> [The task] Of the lines below, copy those that hold the word "shafts".

(Stored data entries)

....

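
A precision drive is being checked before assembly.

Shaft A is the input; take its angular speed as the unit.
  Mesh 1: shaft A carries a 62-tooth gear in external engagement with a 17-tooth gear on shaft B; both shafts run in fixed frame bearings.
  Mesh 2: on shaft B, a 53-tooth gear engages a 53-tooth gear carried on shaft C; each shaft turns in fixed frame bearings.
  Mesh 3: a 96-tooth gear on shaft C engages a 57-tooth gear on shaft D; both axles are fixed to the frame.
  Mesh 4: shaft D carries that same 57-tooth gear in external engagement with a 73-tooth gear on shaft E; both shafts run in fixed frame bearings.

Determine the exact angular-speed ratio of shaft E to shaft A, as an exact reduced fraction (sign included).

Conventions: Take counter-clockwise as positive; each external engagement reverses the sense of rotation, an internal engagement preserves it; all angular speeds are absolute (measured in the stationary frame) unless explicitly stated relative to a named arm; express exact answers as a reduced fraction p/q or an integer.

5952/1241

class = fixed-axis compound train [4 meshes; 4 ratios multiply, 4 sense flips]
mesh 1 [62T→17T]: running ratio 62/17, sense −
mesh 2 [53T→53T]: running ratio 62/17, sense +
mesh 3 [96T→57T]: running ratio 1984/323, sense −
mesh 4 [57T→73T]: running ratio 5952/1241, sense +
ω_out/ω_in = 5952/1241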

....

> [Exercise answer]
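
  Mesh 1: shaft A carries a 62-tooth gear in external engagement with a 17-tooth gear on shaft B; both shafts run in fixed frame bearings.
  Mesh 4: shaft D carries that same 57-tooth gear in external engagement with a 73-tooth gear on shaft E; both shafts run in fixed frame bearings.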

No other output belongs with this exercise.